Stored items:
Content starts
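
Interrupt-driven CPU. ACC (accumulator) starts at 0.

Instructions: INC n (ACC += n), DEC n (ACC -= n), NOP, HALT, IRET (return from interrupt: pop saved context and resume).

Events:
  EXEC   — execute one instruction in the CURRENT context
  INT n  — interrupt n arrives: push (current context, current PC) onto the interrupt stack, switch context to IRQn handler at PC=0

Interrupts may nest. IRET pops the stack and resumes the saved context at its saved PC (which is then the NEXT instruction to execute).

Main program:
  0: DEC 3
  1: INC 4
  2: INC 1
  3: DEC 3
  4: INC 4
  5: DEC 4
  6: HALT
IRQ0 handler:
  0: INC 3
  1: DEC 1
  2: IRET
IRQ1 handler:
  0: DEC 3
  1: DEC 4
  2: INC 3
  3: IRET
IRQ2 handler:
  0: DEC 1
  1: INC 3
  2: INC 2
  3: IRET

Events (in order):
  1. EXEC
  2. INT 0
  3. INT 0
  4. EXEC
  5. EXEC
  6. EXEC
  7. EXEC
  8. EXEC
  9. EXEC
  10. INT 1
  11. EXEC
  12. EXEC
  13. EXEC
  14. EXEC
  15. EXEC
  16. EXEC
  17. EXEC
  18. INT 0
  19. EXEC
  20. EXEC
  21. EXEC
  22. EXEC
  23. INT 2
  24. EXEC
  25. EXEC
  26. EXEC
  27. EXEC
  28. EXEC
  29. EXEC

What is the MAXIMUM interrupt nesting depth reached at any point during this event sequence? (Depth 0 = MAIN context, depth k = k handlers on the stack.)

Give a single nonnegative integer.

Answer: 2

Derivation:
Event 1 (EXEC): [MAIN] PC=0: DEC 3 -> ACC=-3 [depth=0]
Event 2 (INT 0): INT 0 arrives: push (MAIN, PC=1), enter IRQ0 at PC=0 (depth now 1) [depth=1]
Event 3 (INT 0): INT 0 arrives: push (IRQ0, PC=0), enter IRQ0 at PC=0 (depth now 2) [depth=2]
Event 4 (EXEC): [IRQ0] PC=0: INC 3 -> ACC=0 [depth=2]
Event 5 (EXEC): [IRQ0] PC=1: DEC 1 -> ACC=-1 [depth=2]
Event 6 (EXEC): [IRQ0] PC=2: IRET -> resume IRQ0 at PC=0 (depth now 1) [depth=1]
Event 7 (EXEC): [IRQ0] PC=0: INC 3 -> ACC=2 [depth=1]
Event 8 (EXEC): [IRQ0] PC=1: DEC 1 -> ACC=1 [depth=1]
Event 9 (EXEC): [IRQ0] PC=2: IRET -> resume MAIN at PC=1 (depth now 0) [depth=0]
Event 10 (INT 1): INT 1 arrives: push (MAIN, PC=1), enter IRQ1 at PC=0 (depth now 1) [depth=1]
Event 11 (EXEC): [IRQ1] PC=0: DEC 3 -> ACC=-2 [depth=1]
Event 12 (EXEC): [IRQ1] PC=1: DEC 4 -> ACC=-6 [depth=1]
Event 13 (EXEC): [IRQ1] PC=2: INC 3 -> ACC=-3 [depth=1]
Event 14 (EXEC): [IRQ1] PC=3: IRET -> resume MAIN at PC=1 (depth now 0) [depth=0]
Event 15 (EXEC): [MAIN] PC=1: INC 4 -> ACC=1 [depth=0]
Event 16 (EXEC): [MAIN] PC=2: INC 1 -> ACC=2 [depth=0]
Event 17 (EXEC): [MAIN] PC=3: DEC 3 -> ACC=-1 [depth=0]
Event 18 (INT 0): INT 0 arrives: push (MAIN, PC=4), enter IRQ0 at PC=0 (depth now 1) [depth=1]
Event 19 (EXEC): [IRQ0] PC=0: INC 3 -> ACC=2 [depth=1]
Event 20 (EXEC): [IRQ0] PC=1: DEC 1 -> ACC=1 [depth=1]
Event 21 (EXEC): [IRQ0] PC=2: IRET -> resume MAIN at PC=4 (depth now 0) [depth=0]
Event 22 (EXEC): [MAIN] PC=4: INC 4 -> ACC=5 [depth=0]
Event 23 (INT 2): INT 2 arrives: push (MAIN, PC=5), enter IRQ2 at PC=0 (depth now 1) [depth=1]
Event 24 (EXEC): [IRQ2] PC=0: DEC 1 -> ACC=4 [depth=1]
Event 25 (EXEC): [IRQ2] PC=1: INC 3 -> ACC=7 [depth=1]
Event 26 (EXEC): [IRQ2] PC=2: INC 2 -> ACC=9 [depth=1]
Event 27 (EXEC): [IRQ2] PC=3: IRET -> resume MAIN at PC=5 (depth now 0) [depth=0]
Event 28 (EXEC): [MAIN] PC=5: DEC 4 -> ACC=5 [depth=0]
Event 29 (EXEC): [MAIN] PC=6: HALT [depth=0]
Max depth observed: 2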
Content ends
Content starts
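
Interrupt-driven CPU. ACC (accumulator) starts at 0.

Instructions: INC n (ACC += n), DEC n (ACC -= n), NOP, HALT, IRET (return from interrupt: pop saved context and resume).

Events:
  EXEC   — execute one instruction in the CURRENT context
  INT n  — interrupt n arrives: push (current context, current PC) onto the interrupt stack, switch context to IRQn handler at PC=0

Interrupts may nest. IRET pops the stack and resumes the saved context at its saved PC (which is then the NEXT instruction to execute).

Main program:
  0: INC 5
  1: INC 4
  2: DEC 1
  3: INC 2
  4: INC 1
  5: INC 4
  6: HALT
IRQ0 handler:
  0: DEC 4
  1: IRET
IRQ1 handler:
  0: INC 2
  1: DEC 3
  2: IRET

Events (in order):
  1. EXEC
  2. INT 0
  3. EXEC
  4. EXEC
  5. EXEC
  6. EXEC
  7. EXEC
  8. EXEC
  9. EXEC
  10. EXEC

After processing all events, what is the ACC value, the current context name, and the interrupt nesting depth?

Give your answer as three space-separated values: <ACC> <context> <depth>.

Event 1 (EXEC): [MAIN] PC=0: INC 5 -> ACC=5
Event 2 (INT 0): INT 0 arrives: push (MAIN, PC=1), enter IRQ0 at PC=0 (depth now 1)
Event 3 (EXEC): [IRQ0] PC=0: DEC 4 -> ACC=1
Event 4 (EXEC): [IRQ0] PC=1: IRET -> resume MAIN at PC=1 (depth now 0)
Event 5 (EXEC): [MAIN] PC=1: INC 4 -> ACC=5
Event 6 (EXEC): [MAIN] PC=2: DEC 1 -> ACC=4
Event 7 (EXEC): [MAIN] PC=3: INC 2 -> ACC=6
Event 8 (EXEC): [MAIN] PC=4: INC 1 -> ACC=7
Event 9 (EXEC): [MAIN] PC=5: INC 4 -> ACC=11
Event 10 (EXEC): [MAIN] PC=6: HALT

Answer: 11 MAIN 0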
Content ends
Nothing but the lines with "nesting" should be returned, copied from the entries above.

- [Response box]:
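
What is the MAXIMUM interrupt nesting depth reached at any point during this event sequence? (Depth 0 = MAIN context, depth k = k handlers on the stack.)
After processing all events, what is the ACC value, the current context name, and the interrupt nesting depth?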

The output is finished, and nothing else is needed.